Work order: Starting at the first line of the data below, retype every line up to and including the one containing "149 | 136.4 |".

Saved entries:
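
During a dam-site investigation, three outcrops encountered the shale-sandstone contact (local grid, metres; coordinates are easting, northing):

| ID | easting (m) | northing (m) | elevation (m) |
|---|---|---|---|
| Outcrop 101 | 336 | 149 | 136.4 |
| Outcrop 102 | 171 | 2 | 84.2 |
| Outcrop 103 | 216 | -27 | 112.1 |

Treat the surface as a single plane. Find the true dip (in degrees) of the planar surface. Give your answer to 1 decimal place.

Let the plane be z = a·easting + b·northing + c.
Outcrop 102−Outcrop 101: −165a − 147b = −52.2;  Outcrop 103−Outcrop 101: −120a − 176b = −24.3.
Solving gives a = 0.49255, b = −0.19776.
Gradient magnitude |∇z| = √(a² + b²) = √(0.24261 + 0.03911) = 0.53077.
True dip = arctan(0.53077) = 28.0°, dipping toward WNW (azimuth ≈ 292°).

28.0°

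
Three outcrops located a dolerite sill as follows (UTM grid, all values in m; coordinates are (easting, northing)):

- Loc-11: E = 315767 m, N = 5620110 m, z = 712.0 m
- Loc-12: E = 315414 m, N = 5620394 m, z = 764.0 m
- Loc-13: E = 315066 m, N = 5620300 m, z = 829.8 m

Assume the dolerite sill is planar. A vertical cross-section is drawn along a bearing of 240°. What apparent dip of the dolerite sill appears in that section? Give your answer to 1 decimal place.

9.9°

Let the plane be z = a·E + b·N + c.
Loc-12−Loc-11: −353a + 284b = 52;  Loc-13−Loc-11: −701a + 190b = 117.8.
Solving gives a = −0.17858, b = −0.03887.
Unit vector along 240° is (sin 240°, cos 240°) = (-0.8660, -0.5000).
Slope in that direction = a·(-0.8660) + b·(-0.5000) = 0.17409.
Apparent dip = arctan|0.17409| = 9.9° (true dip is 10.4°, so apparent ≤ true as expected).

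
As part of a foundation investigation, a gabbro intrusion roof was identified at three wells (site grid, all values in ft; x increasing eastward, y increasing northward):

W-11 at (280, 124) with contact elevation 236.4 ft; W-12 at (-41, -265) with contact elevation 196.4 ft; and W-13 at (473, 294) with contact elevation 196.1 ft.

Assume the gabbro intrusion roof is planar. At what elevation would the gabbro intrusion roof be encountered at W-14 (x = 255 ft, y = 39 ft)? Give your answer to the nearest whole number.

178 ft

Two edge vectors: W-11→W-12 = (-321, -389, -40), W-11→W-13 = (193, 170, -40.3).
Normal n = (W-11→W-12) × (W-11→W-13) = (22476.7, -20656.3, 20507).
So ∂z/∂x = −n_x/n_z = −1.09605 and ∂z/∂y = −n_y/n_z = 1.00728.
Intercept c from W-11: 236.4 + 306.89 − 124.90 = 418.39.
At (255, 39): z = −279.5 + 39.3 + 418.39 = 178.2 ft.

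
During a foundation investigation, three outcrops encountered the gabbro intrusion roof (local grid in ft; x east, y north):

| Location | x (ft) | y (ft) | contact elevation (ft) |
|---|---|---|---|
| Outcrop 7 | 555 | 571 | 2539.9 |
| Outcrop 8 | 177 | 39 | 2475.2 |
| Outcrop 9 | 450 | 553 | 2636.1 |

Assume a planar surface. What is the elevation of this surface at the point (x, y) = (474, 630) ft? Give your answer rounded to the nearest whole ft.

2678 ft

Two edge vectors: Outcrop 7→Outcrop 8 = (-378, -532, -64.7), Outcrop 7→Outcrop 9 = (-105, -18, 96.2).
Normal n = (Outcrop 7→Outcrop 8) × (Outcrop 7→Outcrop 9) = (-52343, 43157.1, -49056).
So ∂z/∂x = −n_x/n_z = −1.06701 and ∂z/∂y = −n_y/n_z = 0.87975.
Intercept c from Outcrop 7: 2539.9 + 592.19 − 502.34 = 2629.75.
At (474, 630): z = −505.8 + 554.2 + 2629.75 = 2678.2 ft.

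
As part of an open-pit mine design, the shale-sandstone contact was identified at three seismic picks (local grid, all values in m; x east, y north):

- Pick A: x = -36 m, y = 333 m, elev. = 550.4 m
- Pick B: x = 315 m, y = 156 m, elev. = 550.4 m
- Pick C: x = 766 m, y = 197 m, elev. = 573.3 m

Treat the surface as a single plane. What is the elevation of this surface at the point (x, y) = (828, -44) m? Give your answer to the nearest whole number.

Two edge vectors: Pick A→Pick B = (351, -177, 0), Pick A→Pick C = (802, -136, 22.9).
Normal n = (Pick A→Pick B) × (Pick A→Pick C) = (-4053.3, -8037.9, 94218).
So ∂z/∂x = −n_x/n_z = 0.04302 and ∂z/∂y = −n_y/n_z = 0.08531.
Intercept c from Pick A: 550.4 + 1.55 − 28.41 = 523.54.
At (828, -44): z = 35.6 − 3.8 + 523.54 = 555.4 m.

555 m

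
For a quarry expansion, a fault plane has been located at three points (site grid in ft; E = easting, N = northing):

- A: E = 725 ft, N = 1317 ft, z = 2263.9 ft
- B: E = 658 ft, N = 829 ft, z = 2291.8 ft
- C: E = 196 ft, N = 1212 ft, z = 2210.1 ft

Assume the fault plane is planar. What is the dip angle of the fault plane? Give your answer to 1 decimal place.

Two edge vectors: A→B = (-67, -488, 27.9), A→C = (-529, -105, -53.8).
Normal n = (A→B) × (A→C) = (29183.9, -18363.7, -251117).
So ∂z/∂E = −n_x/n_z = 0.11622 and ∂z/∂N = −n_y/n_z = −0.07313.
Gradient magnitude |∇z| = √(a² + b²) = √(0.01351 + 0.00535) = 0.13731.
True dip = arctan(0.13731) = 7.8°, dipping toward WNW (azimuth ≈ 302°).

7.8°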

Exercise solution:
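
During a dam-site investigation, three outcrops encountered the shale-sandstone contact (local grid, metres; coordinates are easting, northing):

| ID | easting (m) | northing (m) | elevation (m) |
|---|---|---|---|
| Outcrop 101 | 336 | 149 | 136.4 |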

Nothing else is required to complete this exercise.